• [Input]
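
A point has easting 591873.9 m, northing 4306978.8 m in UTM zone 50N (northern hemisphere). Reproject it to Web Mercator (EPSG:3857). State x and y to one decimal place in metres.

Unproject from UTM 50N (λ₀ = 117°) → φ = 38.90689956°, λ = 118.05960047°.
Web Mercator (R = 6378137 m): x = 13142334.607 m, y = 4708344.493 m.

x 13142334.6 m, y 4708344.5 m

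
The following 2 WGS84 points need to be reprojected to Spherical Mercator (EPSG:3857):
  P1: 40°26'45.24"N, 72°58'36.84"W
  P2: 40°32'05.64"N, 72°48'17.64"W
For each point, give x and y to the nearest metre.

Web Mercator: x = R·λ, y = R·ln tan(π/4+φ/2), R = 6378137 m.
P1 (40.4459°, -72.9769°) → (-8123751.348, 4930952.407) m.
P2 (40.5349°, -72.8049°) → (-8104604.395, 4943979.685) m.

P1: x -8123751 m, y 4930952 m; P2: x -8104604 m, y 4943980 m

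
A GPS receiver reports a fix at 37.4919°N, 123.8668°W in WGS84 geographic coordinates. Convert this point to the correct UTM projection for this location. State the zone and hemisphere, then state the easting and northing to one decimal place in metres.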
---
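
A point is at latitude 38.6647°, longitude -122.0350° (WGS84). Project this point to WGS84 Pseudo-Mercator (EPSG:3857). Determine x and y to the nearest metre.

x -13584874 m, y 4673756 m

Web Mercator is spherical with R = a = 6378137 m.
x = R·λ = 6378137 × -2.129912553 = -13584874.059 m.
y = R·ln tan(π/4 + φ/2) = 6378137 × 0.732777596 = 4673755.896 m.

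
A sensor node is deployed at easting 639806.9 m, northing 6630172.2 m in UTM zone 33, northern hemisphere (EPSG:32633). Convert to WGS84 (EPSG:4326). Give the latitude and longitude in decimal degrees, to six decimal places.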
==
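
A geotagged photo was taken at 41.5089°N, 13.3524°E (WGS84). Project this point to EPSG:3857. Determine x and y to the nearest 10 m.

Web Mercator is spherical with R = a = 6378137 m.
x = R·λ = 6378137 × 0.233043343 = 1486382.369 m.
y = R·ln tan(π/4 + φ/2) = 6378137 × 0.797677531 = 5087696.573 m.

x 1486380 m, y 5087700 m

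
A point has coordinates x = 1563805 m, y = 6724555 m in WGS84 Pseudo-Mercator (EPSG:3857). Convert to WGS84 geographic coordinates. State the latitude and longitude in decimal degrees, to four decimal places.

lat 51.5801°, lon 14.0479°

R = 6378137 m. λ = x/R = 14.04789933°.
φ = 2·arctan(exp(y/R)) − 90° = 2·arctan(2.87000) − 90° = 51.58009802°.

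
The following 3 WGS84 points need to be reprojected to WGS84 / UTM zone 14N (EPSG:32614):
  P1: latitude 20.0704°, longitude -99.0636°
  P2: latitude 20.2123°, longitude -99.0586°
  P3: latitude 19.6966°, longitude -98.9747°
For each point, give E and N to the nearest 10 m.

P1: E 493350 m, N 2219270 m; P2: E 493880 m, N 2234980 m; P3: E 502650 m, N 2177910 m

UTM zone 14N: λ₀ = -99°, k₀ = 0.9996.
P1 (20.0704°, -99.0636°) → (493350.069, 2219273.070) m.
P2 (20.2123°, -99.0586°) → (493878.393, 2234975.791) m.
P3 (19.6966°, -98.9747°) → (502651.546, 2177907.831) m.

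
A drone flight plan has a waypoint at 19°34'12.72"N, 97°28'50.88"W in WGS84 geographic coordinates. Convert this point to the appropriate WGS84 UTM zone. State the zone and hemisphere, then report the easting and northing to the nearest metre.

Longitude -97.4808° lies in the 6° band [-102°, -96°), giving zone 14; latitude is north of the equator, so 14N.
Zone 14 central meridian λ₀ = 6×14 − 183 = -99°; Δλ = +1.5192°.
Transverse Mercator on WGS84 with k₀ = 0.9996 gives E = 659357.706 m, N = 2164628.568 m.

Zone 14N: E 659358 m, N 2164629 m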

• [Directions for this task] What is needed is a verbatim copy of every line in the records above from the one containing "The following 3" down to the one containing "P3: latitude 19.6966°, longitude -98.9747°", both included, and nothing more.

• [Task result]
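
The following 3 WGS84 points need to be reprojected to WGS84 / UTM zone 14N (EPSG:32614):
  P1: latitude 20.0704°, longitude -99.0636°
  P2: latitude 20.2123°, longitude -99.0586°
  P3: latitude 19.6966°, longitude -98.9747°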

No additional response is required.